From the records below, print exactly the lines starting at the one containing "Answer: -108916 - 292*√67 ≈ -1.1131e+5" and ending at the one containing "Answer: -12789/913 ≈ -14.008", ends included, and nothing else.

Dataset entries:

——

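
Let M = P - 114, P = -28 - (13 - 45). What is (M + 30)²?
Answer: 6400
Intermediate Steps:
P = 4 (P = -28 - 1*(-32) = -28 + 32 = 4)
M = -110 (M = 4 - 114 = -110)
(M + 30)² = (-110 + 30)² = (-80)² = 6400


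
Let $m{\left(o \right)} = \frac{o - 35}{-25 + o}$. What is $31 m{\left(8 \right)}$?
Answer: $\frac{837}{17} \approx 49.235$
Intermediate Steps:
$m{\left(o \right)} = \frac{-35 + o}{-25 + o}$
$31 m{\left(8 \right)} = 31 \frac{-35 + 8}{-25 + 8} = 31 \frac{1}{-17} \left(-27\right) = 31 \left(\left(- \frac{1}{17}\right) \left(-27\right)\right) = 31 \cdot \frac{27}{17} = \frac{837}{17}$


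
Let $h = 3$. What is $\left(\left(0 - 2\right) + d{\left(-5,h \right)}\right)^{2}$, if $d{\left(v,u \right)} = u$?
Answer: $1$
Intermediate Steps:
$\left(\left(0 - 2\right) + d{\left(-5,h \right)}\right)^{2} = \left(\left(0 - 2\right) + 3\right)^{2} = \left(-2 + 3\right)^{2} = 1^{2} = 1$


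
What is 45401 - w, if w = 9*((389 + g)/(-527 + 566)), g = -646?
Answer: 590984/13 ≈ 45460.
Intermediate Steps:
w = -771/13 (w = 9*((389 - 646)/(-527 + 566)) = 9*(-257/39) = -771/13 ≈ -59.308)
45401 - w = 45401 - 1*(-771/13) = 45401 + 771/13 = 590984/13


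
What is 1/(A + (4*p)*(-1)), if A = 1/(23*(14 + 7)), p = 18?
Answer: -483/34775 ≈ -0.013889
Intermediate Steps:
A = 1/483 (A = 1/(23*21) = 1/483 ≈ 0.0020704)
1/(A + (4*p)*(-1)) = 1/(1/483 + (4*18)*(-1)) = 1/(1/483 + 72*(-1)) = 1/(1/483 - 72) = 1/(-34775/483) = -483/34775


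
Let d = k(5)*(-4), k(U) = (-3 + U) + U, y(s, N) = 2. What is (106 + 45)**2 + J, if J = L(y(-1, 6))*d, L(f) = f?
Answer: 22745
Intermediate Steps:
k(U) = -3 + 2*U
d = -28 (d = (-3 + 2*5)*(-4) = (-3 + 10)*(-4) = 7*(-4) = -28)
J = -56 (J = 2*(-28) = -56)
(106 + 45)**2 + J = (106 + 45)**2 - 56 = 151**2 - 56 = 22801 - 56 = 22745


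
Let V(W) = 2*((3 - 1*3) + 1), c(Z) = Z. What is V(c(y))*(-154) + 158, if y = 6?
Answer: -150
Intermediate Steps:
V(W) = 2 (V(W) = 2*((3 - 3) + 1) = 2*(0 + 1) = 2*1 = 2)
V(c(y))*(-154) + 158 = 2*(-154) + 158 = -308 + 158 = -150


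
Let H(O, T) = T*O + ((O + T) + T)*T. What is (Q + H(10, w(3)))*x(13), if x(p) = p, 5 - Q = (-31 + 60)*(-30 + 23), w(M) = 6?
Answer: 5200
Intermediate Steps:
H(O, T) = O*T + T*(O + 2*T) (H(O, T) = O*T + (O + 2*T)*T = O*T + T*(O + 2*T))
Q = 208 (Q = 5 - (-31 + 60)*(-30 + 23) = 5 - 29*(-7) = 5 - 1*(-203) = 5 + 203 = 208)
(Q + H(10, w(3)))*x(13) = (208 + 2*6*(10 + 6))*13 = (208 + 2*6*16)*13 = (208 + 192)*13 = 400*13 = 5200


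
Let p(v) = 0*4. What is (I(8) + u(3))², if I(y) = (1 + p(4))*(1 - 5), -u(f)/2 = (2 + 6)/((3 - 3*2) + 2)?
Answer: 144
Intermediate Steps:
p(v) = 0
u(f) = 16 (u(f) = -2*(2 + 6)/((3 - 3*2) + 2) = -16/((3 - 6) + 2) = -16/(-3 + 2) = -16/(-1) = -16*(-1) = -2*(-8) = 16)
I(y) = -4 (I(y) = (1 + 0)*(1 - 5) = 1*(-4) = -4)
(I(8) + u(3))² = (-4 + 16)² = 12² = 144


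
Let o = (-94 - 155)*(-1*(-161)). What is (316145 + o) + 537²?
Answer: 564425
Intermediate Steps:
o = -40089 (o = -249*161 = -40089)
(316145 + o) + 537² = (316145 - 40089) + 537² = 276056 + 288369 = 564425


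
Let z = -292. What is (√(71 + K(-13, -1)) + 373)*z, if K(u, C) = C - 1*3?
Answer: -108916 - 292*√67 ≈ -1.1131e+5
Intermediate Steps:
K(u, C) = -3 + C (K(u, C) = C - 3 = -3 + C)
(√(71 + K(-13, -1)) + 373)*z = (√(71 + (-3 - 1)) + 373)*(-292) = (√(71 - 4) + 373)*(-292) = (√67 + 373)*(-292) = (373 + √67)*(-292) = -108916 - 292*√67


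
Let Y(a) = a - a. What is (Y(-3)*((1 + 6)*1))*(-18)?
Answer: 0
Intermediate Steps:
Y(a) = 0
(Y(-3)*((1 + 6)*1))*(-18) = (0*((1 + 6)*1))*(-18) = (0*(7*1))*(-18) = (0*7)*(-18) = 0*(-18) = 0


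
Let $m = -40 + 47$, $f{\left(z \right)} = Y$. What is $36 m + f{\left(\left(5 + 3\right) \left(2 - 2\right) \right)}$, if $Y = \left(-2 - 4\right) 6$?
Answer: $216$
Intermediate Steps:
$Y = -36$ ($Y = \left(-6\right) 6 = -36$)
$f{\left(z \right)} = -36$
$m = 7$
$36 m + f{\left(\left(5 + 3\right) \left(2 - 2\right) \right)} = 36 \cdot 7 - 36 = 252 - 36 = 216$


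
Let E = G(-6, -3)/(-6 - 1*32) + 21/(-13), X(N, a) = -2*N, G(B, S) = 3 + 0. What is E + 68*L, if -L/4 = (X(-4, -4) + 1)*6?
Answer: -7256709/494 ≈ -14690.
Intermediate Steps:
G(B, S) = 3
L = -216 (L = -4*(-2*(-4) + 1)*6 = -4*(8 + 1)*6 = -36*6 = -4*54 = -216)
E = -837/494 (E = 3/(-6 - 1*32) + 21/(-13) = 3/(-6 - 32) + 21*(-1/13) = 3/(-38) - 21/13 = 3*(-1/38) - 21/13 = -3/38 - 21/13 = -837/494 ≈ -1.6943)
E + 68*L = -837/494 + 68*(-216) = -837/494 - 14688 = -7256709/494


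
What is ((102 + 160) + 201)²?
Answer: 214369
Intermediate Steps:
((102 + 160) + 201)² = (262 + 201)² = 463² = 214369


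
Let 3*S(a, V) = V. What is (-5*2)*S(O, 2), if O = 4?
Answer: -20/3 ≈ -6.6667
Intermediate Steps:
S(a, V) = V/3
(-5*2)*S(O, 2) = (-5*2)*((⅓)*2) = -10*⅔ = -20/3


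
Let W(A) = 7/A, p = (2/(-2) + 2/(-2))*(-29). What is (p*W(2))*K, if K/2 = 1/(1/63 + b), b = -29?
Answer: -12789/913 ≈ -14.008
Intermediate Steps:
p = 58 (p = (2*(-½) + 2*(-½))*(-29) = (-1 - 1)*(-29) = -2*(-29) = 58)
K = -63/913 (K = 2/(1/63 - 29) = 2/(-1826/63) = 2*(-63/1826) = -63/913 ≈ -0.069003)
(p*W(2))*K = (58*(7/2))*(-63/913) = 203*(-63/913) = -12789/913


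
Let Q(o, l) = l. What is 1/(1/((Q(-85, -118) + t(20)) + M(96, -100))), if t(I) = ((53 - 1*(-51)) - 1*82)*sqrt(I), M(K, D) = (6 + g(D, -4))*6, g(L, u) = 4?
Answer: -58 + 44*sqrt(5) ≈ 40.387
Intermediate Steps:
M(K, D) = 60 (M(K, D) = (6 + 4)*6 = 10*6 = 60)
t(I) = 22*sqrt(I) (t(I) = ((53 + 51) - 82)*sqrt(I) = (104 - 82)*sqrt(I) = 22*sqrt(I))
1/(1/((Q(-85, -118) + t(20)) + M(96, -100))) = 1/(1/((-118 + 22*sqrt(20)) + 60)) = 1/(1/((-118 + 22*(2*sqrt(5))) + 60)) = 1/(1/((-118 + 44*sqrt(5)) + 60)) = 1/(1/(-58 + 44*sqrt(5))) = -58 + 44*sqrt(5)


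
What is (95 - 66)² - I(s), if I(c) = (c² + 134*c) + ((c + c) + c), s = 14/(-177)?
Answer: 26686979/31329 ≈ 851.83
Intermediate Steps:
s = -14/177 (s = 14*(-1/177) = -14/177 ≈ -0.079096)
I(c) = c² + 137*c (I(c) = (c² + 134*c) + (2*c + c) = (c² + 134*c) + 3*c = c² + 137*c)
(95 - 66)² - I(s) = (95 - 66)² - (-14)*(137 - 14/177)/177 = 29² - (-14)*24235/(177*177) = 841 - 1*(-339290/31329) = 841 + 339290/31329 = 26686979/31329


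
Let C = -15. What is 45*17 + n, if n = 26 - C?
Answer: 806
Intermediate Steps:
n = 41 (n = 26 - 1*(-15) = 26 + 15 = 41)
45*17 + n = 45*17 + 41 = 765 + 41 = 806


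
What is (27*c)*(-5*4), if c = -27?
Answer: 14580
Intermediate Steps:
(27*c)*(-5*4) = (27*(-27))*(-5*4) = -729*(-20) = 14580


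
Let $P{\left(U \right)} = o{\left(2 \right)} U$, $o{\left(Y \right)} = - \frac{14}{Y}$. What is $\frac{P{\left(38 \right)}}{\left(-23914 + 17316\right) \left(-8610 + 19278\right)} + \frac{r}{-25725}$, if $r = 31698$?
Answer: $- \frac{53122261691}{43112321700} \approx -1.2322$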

——

*TASK RESULT*:
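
Answer: -108916 - 292*√67 ≈ -1.1131e+5
Intermediate Steps:
K(u, C) = -3 + C (K(u, C) = C - 3 = -3 + C)
(√(71 + K(-13, -1)) + 373)*z = (√(71 + (-3 - 1)) + 373)*(-292) = (√(71 - 4) + 373)*(-292) = (√67 + 373)*(-292) = (373 + √67)*(-292) = -108916 - 292*√67


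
Let Y(a) = a - a. What is (Y(-3)*((1 + 6)*1))*(-18)?
Answer: 0
Intermediate Steps:
Y(a) = 0
(Y(-3)*((1 + 6)*1))*(-18) = (0*((1 + 6)*1))*(-18) = (0*(7*1))*(-18) = (0*7)*(-18) = 0*(-18) = 0


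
Let $m = -40 + 47$, $f{\left(z \right)} = Y$. What is $36 m + f{\left(\left(5 + 3\right) \left(2 - 2\right) \right)}$, if $Y = \left(-2 - 4\right) 6$?
Answer: $216$
Intermediate Steps:
$Y = -36$ ($Y = \left(-6\right) 6 = -36$)
$f{\left(z \right)} = -36$
$m = 7$
$36 m + f{\left(\left(5 + 3\right) \left(2 - 2\right) \right)} = 36 \cdot 7 - 36 = 252 - 36 = 216$


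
Let E = G(-6, -3)/(-6 - 1*32) + 21/(-13), X(N, a) = -2*N, G(B, S) = 3 + 0. What is E + 68*L, if -L/4 = (X(-4, -4) + 1)*6?
Answer: -7256709/494 ≈ -14690.
Intermediate Steps:
G(B, S) = 3
L = -216 (L = -4*(-2*(-4) + 1)*6 = -4*(8 + 1)*6 = -36*6 = -4*54 = -216)
E = -837/494 (E = 3/(-6 - 1*32) + 21/(-13) = 3/(-6 - 32) + 21*(-1/13) = 3/(-38) - 21/13 = 3*(-1/38) - 21/13 = -3/38 - 21/13 = -837/494 ≈ -1.6943)
E + 68*L = -837/494 + 68*(-216) = -837/494 - 14688 = -7256709/494


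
What is ((102 + 160) + 201)²?
Answer: 214369
Intermediate Steps:
((102 + 160) + 201)² = (262 + 201)² = 463² = 214369


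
Let 3*S(a, V) = V. What is (-5*2)*S(O, 2), if O = 4?
Answer: -20/3 ≈ -6.6667
Intermediate Steps:
S(a, V) = V/3
(-5*2)*S(O, 2) = (-5*2)*((⅓)*2) = -10*⅔ = -20/3


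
Let W(A) = 7/A, p = (2/(-2) + 2/(-2))*(-29). What is (p*W(2))*K, if K/2 = 1/(1/63 + b), b = -29?
Answer: -12789/913 ≈ -14.008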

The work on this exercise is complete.